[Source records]
━━━━━━━━━━━━━━━━━━━━

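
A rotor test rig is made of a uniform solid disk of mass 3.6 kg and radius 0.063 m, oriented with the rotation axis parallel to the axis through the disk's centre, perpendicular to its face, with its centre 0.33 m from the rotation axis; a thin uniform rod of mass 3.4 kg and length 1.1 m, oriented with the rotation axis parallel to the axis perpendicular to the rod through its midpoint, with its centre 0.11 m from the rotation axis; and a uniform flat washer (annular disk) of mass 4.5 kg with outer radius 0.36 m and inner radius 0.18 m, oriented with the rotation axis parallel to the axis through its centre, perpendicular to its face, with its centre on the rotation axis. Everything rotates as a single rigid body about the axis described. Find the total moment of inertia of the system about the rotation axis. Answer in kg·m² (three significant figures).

1.15

Solid disk: I_cm = (1/2)MR² = (1/2)(3.6)(0.063)² = 0.0071442 kg·m²; centre at d = 0.33 m, so the parallel axis theorem gives I = 0.0071442 + (3.6)(0.33)² = 0.39918 kg·m².
Thin rod: I_cm = (1/12)ML² = (1/12)(3.4)(1.1)² = 0.34283 kg·m²; centre at d = 0.11 m, so the parallel axis theorem gives I = 0.34283 + (3.4)(0.11)² = 0.38397 kg·m².
Annular disk: I_cm = (1/2)M(R²+r²) = (1/2)(4.5)[(0.36)² + (0.18)²] = 0.3645 kg·m²; axis through the centre, so I = 0.3645 kg·m².
Total I = 0.39918 + 0.38397 + 0.3645 = 1.1477 kg·m².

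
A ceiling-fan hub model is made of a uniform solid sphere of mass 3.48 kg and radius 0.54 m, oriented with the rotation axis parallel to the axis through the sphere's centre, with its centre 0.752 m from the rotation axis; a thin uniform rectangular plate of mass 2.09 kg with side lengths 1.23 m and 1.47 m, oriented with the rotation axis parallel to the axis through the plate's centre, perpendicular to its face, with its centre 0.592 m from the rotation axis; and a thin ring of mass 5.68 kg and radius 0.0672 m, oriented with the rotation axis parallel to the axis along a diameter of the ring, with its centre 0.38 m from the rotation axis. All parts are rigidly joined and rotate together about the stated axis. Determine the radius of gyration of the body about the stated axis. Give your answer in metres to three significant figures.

0.638

Solid sphere: I_cm = (2/5)MR² = (2/5)(3.48)(0.54)² = 0.40591 kg·m²; centre at d = 0.752 m, so I = I_cm + Md² gives I = 0.40591 + (3.48)(0.752)² = 2.3739 kg·m².
Rectangular plate: I_cm = (1/12)M(a²+b²) = (1/12)(2.09)[(1.23)² + (1.47)²] = 0.63985 kg·m²; centre at d = 0.592 m, so I = I_cm + Md² gives I = 0.63985 + (2.09)(0.592)² = 1.3723 kg·m².
Thin ring: I_cm = (1/2)MR² = (1/2)(5.68)(0.0672)² = 0.012825 kg·m²; centre at d = 0.38 m, so I = I_cm + Md² gives I = 0.012825 + (5.68)(0.38)² = 0.83302 kg·m².
Total I = 4.5792 kg·m²; total mass M = 11.25 kg.
k = √(I/M) = √(4.5792/11.25) = 0.638 m.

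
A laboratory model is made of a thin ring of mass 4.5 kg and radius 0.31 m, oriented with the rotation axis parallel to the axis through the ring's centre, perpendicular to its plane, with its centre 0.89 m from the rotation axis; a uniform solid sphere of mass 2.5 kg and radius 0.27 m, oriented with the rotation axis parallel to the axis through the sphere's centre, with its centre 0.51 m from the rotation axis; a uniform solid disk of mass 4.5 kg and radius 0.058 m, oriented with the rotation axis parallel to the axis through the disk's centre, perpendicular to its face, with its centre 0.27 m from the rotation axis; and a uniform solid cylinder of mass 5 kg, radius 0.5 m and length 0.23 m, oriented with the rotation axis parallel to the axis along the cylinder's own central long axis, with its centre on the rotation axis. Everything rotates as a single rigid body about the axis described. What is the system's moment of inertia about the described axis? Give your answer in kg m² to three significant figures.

Thin ring: I_cm = MR² = (4.5)(0.31)² = 0.43245 kg m²; centre at d = 0.89 m, so I = I_cm + Md² gives I = 0.43245 + (4.5)(0.89)² = 3.9969 kg m².
Solid sphere: I_cm = (2/5)MR² = (2/5)(2.5)(0.27)² = 0.0729 kg m²; centre at d = 0.51 m, so I = I_cm + Md² gives I = 0.0729 + (2.5)(0.51)² = 0.72315 kg m².
Solid disk: I_cm = (1/2)MR² = (1/2)(4.5)(0.058)² = 0.007569 kg m²; centre at d = 0.27 m, so I = I_cm + Md² gives I = 0.007569 + (4.5)(0.27)² = 0.33562 kg m².
Solid cylinder: I_cm = (1/2)MR² = (1/2)(5)(0.5)² = 0.625 kg m²; axis through the centre, so I = 0.625 kg m².
Total I = 3.9969 + 0.72315 + 0.33562 + 0.625 = 5.6807 kg m².

5.68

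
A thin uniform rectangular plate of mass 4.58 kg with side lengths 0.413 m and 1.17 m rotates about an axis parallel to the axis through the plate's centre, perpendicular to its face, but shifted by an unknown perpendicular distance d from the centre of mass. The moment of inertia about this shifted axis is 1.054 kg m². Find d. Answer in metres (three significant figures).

About the centre-of-mass axis, I_cm = (1/12)M(a²+b²) = (1/12)(4.58)[(0.413)² + (1.17)²] = 0.58756 kg m².
Parallel axis theorem: I = I_cm + Md², so Md² = 1.054 − 0.58756 = 0.46644 kg m².
d = √(0.46644 / 4.58) = 0.31913 m.

0.319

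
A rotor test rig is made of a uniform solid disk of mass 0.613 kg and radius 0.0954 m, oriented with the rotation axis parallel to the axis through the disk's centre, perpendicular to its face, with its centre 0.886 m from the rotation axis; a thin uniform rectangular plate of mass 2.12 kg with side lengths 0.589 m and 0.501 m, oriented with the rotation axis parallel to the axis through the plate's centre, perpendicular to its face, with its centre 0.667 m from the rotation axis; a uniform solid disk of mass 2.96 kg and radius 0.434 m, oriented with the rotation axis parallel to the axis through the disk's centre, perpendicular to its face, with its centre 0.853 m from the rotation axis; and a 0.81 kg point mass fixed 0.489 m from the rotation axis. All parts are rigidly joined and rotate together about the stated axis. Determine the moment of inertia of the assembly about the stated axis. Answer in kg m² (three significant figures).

4.16

Solid disk: I_cm = (1/2)MR² = (1/2)(0.613)(0.0954)² = 0.0027895 kg m²; centre at d = 0.886 m, so I = I_cm + Md² gives I = 0.0027895 + (0.613)(0.886)² = 0.48399 kg m².
Rectangular plate: I_cm = (1/12)M(a²+b²) = (1/12)(2.12)[(0.589)² + (0.501)²] = 0.10563 kg m²; centre at d = 0.667 m, so I = I_cm + Md² gives I = 0.10563 + (2.12)(0.667)² = 1.0488 kg m².
Solid disk: I_cm = (1/2)MR² = (1/2)(2.96)(0.434)² = 0.27877 kg m²; centre at d = 0.853 m, so I = I_cm + Md² gives I = 0.27877 + (2.96)(0.853)² = 2.4325 kg m².
Point mass: I_cm = 0; centre at d = 0.489 m, so I = I_cm + Md² gives I = 0 + (0.81)(0.489)² = 0.19369 kg m².
Total I = 0.48399 + 1.0488 + 2.4325 + 0.19369 = 4.159 kg m².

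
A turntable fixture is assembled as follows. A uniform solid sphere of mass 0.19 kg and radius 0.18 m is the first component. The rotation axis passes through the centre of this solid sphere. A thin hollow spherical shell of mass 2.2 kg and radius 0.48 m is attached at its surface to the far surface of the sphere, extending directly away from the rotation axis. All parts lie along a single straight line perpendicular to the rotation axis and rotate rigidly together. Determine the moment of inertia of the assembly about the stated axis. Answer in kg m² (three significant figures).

1.30

Solid sphere: I_cm = (2/5)MR² = (2/5)(0.19)(0.18)² = 0.0024624 kg m²; axis through the centre, so I = 0.0024624 kg m².
Spherical shell: I_cm = (2/3)MR² = (2/3)(2.2)(0.48)² = 0.33792 kg m²; centre at d = 0.18 + 0.48 = 0.66 m, so I = I_cm + Md² gives I = 0.33792 + (2.2)(0.66)² = 1.2962 kg m².
Total I = 0.0024624 + 1.2962 = 1.2987 kg m².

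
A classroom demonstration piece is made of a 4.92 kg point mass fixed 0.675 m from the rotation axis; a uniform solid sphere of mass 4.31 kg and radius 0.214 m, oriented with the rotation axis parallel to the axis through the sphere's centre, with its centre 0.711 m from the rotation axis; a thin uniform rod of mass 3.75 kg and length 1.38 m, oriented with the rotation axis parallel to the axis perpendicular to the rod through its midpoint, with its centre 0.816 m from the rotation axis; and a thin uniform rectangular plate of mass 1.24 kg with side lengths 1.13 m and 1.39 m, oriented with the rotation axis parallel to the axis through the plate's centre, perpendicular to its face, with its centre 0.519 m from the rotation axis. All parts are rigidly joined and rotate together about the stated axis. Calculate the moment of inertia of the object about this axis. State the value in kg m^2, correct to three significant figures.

8.26

Point mass: I_cm = 0; centre at d = 0.675 m, so the parallel axis theorem gives I = 0 + (4.92)(0.675)² = 2.2417 kg m^2.
Solid sphere: I_cm = (2/5)MR² = (2/5)(4.31)(0.214)² = 0.078952 kg m^2; centre at d = 0.711 m, so the parallel axis theorem gives I = 0.078952 + (4.31)(0.711)² = 2.2577 kg m^2.
Thin rod: I_cm = (1/12)ML² = (1/12)(3.75)(1.38)² = 0.59512 kg m^2; centre at d = 0.816 m, so the parallel axis theorem gives I = 0.59512 + (3.75)(0.816)² = 3.0921 kg m^2.
Rectangular plate: I_cm = (1/12)M(a²+b²) = (1/12)(1.24)[(1.13)² + (1.39)²] = 0.3316 kg m^2; centre at d = 0.519 m, so the parallel axis theorem gives I = 0.3316 + (1.24)(0.519)² = 0.6656 kg m^2.
Total I = 2.2417 + 2.2577 + 3.0921 + 0.6656 = 8.2571 kg m^2.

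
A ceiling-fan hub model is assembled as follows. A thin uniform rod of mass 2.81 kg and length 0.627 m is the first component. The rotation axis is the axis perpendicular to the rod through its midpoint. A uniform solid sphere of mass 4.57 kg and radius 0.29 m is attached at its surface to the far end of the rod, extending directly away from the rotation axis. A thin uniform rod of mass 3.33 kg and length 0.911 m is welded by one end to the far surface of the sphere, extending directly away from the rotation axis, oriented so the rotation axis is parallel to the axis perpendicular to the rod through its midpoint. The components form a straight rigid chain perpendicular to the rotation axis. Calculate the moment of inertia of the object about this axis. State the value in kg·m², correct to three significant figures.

Thin rod: I_cm = (1/12)ML² = (1/12)(2.81)(0.627)² = 0.092058 kg·m²; axis through the centre, so I = 0.092058 kg·m².
Solid sphere: I_cm = (2/5)MR² = (2/5)(4.57)(0.29)² = 0.15373 kg·m²; centre at d = 0.3135 + 0.29 = 0.6035 m, so I = I_cm + Md² gives I = 0.15373 + (4.57)(0.6035)² = 1.8182 kg·m².
Thin rod: I_cm = (1/12)ML² = (1/12)(3.33)(0.911)² = 0.2303 kg·m²; centre at d = 0.3135 + 0.29 + 0.29 + 0.4555 = 1.349 m, so I = I_cm + Md² gives I = 0.2303 + (3.33)(1.349)² = 6.2902 kg·m².
Total I = 0.092058 + 1.8182 + 6.2902 = 8.2005 kg·m².

8.20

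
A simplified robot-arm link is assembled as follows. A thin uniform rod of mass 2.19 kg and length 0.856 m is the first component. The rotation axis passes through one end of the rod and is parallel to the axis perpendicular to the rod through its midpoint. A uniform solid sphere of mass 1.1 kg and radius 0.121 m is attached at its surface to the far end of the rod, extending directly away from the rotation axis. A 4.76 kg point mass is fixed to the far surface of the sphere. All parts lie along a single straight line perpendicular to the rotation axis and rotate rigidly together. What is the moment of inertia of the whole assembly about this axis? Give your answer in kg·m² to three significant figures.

7.33

Thin rod: I_cm = (1/12)ML² = (1/12)(2.19)(0.856)² = 0.13372 kg·m²; centre at d = 0.428 m, so the parallel axis theorem gives I = 0.13372 + (2.19)(0.428)² = 0.5349 kg·m².
Solid sphere: I_cm = (2/5)MR² = (2/5)(1.1)(0.121)² = 0.006442 kg·m²; centre at d = 0.428 + 0.428 + 0.121 = 0.977 m, so the parallel axis theorem gives I = 0.006442 + (1.1)(0.977)² = 1.0564 kg·m².
Point mass: I_cm = 0; centre at d = 0.428 + 0.428 + 0.121 + 0.121 = 1.098 m, so the parallel axis theorem gives I = 0 + (4.76)(1.098)² = 5.7387 kg·m².
Total I = 0.5349 + 1.0564 + 5.7387 = 7.33 kg·m².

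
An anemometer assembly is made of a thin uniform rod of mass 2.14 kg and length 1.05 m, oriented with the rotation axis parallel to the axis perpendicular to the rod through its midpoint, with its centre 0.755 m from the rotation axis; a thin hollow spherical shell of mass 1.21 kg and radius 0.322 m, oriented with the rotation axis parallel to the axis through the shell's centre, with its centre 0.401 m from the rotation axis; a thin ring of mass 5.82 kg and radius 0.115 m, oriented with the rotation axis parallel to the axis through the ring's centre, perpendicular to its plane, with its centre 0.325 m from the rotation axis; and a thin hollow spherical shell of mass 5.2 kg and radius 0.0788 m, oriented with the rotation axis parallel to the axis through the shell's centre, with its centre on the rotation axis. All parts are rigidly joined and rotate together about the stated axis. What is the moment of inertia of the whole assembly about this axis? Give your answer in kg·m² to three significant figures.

2.41

Thin rod: I_cm = (1/12)ML² = (1/12)(2.14)(1.05)² = 0.19661 kg·m²; centre at d = 0.755 m, so I = I_cm + Md² gives I = 0.19661 + (2.14)(0.755)² = 1.4165 kg·m².
Spherical shell: I_cm = (2/3)MR² = (2/3)(1.21)(0.322)² = 0.083638 kg·m²; centre at d = 0.401 m, so I = I_cm + Md² gives I = 0.083638 + (1.21)(0.401)² = 0.27821 kg·m².
Thin ring: I_cm = MR² = (5.82)(0.115)² = 0.07697 kg·m²; centre at d = 0.325 m, so I = I_cm + Md² gives I = 0.07697 + (5.82)(0.325)² = 0.69171 kg·m².
Spherical shell: I_cm = (2/3)MR² = (2/3)(5.2)(0.0788)² = 0.021526 kg·m²; axis through the centre, so I = 0.021526 kg·m².
Total I = 1.4165 + 0.27821 + 0.69171 + 0.021526 = 2.4079 kg·m².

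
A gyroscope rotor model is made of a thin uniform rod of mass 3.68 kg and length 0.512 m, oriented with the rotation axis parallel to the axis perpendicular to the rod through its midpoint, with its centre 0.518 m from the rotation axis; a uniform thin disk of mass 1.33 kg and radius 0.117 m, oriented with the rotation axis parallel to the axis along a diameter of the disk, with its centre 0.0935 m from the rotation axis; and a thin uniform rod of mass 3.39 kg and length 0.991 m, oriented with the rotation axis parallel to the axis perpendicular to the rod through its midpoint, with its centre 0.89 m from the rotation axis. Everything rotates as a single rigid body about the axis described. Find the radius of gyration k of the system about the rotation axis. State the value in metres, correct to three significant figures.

0.694

Thin rod: I_cm = (1/12)ML² = (1/12)(3.68)(0.512)² = 0.080391 kg m^2; centre at d = 0.518 m, so the parallel axis theorem gives I = 0.080391 + (3.68)(0.518)² = 1.0678 kg m^2.
Thin disk: I_cm = (1/4)MR² = (1/4)(1.33)(0.117)² = 0.0045516 kg m^2; centre at d = 0.0935 m, so the parallel axis theorem gives I = 0.0045516 + (1.33)(0.0935)² = 0.016179 kg m^2.
Thin rod: I_cm = (1/12)ML² = (1/12)(3.39)(0.991)² = 0.27744 kg m^2; centre at d = 0.89 m, so the parallel axis theorem gives I = 0.27744 + (3.39)(0.89)² = 2.9627 kg m^2.
Total I = 4.0467 kg m^2; total mass M = 8.4 kg.
k = √(I/M) = √(4.0467/8.4) = 0.69408 m.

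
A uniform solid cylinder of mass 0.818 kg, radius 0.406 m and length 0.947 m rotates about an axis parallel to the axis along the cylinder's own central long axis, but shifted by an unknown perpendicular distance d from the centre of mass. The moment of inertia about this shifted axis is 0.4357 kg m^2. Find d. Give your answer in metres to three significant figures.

About the centre-of-mass axis, I_cm = (1/2)MR² = (1/2)(0.818)(0.406)² = 0.067418 kg m^2.
Parallel axis theorem: I = I_cm + Md², so Md² = 0.4357 − 0.067418 = 0.36828 kg m^2.
d = √(0.36828 / 0.818) = 0.67099 m.

0.671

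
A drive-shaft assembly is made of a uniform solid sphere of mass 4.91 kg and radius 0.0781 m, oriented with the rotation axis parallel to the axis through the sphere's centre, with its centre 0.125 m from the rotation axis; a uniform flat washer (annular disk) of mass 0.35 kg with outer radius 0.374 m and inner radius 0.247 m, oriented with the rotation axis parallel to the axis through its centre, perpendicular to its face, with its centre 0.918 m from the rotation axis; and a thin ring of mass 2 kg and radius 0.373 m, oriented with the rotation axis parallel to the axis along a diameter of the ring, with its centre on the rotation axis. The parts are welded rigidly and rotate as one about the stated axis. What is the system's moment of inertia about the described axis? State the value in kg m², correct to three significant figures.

0.558

Solid sphere: I_cm = (2/5)MR² = (2/5)(4.91)(0.0781)² = 0.01198 kg m²; centre at d = 0.125 m, so I = I_cm + Md² gives I = 0.01198 + (4.91)(0.125)² = 0.088698 kg m².
Annular disk: I_cm = (1/2)M(R²+r²) = (1/2)(0.35)[(0.374)² + (0.247)²] = 0.035155 kg m²; centre at d = 0.918 m, so I = I_cm + Md² gives I = 0.035155 + (0.35)(0.918)² = 0.33011 kg m².
Thin ring: I_cm = (1/2)MR² = (1/2)(2)(0.373)² = 0.13913 kg m²; axis through the centre, so I = 0.13913 kg m².
Total I = 0.088698 + 0.33011 + 0.13913 = 0.55794 kg m².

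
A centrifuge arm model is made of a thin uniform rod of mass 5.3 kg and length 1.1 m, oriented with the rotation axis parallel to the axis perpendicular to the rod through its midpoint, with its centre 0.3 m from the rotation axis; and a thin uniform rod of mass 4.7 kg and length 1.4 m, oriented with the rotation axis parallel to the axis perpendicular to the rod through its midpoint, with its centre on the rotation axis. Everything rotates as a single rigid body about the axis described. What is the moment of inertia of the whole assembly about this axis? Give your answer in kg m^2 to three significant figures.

Thin rod: I_cm = (1/12)ML² = (1/12)(5.3)(1.1)² = 0.53442 kg m^2; centre at d = 0.3 m, so I = I_cm + Md² gives I = 0.53442 + (5.3)(0.3)² = 1.0114 kg m^2.
Thin rod: I_cm = (1/12)ML² = (1/12)(4.7)(1.4)² = 0.76767 kg m^2; axis through the centre, so I = 0.76767 kg m^2.
Total I = 1.0114 + 0.76767 = 1.7791 kg m^2.

1.78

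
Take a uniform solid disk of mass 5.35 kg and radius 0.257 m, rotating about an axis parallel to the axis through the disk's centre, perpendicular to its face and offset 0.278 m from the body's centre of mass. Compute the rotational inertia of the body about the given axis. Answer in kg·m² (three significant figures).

0.590

I_cm = (1/2)MR² = (1/2)(5.35)(0.257)² = 0.17668 kg·m²; centre at d = 0.278 m, so I = I_cm + Md² gives I = 0.17668 + (5.35)(0.278)² = 0.59015 kg·m².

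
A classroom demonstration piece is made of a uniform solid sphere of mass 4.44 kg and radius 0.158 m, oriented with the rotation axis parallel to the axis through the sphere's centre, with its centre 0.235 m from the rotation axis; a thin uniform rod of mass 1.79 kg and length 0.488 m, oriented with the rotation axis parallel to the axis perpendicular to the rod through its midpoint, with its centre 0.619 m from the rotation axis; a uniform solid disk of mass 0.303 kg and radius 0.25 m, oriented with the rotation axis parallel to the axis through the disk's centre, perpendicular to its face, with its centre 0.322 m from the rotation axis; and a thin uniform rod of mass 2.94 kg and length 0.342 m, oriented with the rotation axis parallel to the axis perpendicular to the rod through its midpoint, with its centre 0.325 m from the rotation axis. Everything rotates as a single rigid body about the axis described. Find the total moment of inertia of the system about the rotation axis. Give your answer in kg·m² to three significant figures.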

━━━━━━━━━━━━━━━━━━━━

# Aim of the task
In the records above, copy exactly the lines from the one that contains "Take a uniform" through the last, and nothing else.

# Solution to this problem
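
Take a uniform solid disk of mass 5.35 kg and radius 0.257 m, rotating about an axis parallel to the axis through the disk's centre, perpendicular to its face and offset 0.278 m from the body's centre of mass. Compute the rotational inertia of the body about the given axis. Answer in kg·m² (three significant figures).

0.590

I_cm = (1/2)MR² = (1/2)(5.35)(0.257)² = 0.17668 kg·m²; centre at d = 0.278 m, so I = I_cm + Md² gives I = 0.17668 + (5.35)(0.278)² = 0.59015 kg·m².

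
A classroom demonstration piece is made of a uniform solid sphere of mass 4.44 kg and radius 0.158 m, oriented with the rotation axis parallel to the axis through the sphere's centre, with its centre 0.235 m from the rotation axis; a thin uniform rod of mass 1.79 kg and length 0.488 m, oriented with the rotation axis parallel to the axis perpendicular to the rod through its midpoint, with its centre 0.619 m from the rotation axis; a uniform solid disk of mass 0.303 kg and radius 0.25 m, oriented with the rotation axis parallel to the axis through the disk's centre, perpendicular to its face, with its centre 0.322 m from the rotation axis; and a thin uniform rod of mass 2.94 kg and length 0.342 m, oriented with the rotation axis parallel to the axis perpendicular to the rod through its midpoint, with its centre 0.325 m from the rotation axis. Everything rotates as a single rigid body about the axis described. Find the total moment of inertia of the system about the rotation axis. Give your answer in kg·m² to three significant figures.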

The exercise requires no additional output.